#### Assignment
The job is to find each line of the records below that includes the word "they" and copy it.

#### Extracted entries
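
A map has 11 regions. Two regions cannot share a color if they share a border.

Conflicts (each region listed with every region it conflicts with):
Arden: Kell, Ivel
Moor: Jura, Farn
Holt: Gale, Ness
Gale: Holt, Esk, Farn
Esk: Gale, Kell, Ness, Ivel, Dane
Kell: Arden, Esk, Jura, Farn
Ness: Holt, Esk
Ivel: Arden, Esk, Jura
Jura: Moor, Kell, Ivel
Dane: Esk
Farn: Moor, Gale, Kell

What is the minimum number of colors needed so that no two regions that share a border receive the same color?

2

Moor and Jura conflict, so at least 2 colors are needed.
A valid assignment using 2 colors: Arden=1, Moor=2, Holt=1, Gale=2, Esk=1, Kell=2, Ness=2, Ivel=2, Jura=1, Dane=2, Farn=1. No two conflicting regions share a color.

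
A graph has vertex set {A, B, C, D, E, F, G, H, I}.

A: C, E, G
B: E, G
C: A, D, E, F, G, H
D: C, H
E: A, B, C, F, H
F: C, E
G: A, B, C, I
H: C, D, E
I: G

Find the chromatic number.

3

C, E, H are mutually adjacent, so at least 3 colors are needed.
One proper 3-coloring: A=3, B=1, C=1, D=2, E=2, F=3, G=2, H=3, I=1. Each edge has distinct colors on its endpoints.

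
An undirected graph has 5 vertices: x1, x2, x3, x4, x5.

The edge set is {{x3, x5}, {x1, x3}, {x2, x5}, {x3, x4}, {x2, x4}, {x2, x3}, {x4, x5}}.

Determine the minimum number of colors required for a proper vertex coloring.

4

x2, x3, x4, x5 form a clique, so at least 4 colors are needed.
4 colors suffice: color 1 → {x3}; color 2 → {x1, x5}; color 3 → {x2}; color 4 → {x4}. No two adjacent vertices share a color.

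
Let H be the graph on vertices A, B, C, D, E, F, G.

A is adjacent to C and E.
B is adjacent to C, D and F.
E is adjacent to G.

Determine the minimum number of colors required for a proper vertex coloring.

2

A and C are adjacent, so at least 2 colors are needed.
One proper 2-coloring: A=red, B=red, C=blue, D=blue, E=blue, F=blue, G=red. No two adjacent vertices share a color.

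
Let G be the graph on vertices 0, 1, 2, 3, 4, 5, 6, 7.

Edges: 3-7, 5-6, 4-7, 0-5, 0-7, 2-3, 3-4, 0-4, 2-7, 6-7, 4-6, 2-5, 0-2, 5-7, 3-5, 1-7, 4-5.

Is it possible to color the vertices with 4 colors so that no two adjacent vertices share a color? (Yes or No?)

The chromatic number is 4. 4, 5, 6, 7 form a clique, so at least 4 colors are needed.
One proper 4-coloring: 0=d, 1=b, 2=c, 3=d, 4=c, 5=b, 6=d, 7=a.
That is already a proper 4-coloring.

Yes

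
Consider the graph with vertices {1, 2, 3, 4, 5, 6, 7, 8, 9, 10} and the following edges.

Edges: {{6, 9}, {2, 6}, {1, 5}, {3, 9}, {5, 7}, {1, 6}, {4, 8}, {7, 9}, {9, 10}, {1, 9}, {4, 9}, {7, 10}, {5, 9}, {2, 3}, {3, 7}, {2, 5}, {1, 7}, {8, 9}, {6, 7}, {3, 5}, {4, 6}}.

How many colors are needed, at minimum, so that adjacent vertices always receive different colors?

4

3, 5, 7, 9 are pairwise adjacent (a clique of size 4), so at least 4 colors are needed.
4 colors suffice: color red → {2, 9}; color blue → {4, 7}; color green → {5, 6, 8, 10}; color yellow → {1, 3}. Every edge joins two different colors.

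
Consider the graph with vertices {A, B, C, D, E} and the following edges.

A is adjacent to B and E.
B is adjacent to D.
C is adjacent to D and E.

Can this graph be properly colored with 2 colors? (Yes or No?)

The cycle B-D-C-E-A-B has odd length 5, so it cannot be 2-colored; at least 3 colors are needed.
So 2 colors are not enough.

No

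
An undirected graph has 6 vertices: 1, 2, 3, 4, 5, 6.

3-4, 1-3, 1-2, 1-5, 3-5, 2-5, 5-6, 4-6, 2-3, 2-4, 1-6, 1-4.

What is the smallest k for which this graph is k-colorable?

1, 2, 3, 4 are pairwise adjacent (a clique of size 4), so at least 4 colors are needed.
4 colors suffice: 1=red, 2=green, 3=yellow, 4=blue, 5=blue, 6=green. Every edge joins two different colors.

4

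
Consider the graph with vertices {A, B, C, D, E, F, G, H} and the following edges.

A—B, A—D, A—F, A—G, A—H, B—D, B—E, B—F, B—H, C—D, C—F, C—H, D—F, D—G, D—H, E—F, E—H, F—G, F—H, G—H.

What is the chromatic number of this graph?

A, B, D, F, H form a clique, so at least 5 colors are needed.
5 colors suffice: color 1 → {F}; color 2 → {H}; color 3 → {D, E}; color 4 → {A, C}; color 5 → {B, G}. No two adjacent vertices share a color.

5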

==

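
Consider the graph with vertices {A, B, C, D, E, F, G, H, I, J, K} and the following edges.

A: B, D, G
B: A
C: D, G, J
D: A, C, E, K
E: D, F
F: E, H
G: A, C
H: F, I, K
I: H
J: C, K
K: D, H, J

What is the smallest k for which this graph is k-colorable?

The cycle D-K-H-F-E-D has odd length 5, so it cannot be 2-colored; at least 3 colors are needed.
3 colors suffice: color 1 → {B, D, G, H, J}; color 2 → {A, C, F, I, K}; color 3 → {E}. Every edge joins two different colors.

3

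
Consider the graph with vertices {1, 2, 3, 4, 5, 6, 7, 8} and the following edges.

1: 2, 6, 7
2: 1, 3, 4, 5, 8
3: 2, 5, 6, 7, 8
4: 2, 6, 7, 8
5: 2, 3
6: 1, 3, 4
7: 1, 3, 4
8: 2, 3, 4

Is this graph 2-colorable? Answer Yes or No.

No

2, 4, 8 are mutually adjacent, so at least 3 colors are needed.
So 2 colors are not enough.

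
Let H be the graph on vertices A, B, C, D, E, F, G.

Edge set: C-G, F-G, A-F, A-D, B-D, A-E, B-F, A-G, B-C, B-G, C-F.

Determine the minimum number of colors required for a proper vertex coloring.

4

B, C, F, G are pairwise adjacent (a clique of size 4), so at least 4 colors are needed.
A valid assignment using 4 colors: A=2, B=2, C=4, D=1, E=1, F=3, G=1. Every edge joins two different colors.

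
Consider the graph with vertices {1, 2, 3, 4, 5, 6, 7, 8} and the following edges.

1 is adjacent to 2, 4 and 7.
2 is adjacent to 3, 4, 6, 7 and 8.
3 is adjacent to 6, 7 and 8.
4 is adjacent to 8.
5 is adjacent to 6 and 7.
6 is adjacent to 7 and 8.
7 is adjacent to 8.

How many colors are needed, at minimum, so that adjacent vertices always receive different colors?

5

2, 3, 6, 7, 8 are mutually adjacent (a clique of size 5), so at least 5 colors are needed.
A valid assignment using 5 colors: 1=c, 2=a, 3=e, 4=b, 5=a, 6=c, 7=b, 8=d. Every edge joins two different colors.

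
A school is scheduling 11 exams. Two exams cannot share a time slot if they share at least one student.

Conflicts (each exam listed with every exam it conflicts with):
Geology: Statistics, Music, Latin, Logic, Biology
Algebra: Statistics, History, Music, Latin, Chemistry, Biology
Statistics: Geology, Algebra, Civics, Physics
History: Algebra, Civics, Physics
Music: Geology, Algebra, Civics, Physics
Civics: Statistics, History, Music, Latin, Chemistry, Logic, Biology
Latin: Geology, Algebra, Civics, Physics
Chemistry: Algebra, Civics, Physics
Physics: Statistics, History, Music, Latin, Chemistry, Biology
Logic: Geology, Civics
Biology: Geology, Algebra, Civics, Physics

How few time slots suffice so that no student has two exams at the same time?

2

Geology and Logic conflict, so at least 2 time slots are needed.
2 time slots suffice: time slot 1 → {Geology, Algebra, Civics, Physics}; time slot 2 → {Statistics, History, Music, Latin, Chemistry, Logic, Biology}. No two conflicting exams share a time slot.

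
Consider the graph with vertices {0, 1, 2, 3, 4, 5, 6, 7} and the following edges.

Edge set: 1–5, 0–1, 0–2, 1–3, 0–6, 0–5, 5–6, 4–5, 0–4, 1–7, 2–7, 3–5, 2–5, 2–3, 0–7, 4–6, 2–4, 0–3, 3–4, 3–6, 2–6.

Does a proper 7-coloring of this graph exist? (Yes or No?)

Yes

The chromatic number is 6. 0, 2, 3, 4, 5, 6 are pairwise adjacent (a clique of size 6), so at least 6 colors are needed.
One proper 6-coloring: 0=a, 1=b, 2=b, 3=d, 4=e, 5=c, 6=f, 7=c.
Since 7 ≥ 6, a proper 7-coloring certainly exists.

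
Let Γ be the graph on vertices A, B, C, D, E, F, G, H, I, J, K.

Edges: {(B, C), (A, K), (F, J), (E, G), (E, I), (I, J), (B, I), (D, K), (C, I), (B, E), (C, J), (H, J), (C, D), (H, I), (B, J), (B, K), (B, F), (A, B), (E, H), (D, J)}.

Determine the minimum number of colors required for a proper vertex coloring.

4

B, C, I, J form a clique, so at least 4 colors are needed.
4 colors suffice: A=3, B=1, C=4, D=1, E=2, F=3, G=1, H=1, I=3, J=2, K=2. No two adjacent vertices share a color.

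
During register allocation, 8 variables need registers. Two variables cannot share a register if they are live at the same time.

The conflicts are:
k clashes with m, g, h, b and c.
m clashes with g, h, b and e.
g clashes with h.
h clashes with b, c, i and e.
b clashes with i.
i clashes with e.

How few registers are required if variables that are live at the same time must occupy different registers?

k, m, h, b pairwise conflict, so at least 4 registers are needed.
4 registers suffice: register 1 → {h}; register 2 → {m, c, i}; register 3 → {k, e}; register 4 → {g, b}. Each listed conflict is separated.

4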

...

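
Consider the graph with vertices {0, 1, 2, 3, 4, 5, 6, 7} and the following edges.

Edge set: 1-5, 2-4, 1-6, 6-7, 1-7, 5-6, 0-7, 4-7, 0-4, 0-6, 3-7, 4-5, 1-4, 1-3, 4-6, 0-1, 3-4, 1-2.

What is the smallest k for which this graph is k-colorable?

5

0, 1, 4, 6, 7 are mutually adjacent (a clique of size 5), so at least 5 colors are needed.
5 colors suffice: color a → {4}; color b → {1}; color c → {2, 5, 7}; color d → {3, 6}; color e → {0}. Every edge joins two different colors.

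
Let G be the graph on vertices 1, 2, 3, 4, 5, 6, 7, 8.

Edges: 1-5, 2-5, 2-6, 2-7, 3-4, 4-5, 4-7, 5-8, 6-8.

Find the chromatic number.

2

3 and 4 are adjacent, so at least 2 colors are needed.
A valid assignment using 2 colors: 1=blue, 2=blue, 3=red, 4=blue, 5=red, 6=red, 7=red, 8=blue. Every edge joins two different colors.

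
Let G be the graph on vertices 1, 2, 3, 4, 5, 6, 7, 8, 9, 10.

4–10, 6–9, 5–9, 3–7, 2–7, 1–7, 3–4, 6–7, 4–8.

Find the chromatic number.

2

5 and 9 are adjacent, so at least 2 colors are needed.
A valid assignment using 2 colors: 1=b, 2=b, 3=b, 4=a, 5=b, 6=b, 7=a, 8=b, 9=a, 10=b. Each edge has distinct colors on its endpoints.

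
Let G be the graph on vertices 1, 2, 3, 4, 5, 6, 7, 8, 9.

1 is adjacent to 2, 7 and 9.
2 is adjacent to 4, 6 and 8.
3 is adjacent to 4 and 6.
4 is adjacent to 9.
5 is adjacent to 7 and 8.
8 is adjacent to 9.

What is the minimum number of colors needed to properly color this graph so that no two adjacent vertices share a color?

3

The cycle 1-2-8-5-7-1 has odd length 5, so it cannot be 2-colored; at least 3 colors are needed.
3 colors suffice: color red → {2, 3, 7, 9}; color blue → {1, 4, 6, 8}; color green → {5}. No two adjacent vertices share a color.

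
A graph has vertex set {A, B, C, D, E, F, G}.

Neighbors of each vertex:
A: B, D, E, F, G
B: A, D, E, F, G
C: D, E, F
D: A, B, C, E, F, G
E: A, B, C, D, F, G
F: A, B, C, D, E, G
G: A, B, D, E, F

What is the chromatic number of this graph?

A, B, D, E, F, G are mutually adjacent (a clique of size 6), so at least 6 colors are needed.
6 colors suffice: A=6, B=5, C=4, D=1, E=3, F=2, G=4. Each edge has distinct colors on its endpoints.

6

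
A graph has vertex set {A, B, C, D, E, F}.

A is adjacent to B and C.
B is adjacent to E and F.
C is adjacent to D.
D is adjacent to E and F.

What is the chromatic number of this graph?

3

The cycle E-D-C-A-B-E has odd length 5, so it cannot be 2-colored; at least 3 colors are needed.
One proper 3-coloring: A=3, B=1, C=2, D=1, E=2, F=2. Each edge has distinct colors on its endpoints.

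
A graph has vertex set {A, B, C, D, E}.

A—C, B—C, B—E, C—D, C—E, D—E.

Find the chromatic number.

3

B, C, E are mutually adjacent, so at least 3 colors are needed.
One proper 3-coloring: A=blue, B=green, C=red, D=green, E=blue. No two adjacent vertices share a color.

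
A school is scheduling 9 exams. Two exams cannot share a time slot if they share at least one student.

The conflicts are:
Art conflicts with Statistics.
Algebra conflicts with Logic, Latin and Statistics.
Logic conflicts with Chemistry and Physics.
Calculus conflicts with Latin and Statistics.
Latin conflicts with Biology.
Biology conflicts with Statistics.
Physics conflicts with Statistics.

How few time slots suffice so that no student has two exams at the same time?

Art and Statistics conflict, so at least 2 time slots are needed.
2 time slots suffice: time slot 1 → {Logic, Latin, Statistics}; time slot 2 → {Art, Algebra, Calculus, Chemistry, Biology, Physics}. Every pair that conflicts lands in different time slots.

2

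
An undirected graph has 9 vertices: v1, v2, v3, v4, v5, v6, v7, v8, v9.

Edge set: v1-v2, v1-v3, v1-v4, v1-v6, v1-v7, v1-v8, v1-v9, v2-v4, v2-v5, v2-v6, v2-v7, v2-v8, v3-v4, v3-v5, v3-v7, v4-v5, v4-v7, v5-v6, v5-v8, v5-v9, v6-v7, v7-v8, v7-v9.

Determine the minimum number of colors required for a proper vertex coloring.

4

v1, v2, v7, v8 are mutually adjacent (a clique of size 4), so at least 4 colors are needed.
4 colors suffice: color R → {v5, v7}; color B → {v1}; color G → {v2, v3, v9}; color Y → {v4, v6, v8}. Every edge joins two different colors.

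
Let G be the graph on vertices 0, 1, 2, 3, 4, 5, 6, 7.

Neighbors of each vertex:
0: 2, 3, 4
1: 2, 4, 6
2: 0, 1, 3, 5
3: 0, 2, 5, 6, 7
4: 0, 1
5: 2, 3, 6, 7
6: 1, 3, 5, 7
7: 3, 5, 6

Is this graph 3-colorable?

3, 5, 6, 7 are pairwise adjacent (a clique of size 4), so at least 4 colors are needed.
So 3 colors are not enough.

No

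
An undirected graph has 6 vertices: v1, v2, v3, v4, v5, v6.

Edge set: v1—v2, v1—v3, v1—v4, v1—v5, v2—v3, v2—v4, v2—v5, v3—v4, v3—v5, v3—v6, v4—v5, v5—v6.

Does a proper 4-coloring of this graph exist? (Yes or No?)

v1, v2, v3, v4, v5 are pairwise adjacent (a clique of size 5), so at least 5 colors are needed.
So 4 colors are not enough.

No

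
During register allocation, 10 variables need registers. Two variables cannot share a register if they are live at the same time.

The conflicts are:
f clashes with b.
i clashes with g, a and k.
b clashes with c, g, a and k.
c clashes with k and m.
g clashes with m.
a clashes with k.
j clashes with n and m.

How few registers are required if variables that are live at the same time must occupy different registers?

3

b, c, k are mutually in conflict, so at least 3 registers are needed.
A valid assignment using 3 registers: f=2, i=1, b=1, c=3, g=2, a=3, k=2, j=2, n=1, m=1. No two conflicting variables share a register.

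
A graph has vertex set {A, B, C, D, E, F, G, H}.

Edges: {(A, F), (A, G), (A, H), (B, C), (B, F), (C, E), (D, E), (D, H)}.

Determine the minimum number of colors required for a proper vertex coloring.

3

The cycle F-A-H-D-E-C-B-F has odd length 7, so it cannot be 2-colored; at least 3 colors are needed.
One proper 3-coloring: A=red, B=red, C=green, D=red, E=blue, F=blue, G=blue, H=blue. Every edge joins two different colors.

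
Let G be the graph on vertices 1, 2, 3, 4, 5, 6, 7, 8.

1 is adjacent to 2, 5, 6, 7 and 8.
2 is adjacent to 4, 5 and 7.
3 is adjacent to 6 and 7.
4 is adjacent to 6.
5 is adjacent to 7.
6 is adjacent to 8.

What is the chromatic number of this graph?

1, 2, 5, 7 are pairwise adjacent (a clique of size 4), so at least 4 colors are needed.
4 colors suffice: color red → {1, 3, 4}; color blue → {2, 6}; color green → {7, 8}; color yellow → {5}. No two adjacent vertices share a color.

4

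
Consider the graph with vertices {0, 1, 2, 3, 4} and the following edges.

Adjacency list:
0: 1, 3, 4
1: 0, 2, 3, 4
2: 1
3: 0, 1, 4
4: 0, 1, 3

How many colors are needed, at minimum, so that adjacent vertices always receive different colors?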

#### Completed task
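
A map has 11 regions. Two regions cannot share a color if they share a border.
A school is scheduling 11 exams. Two exams cannot share a time slot if they share at least one student.
During register allocation, 8 variables need registers. Two variables cannot share a register if they are live at the same time.
A school is scheduling 9 exams. Two exams cannot share a time slot if they share at least one student.
During register allocation, 10 variables need registers. Two variables cannot share a register if they are live at the same time.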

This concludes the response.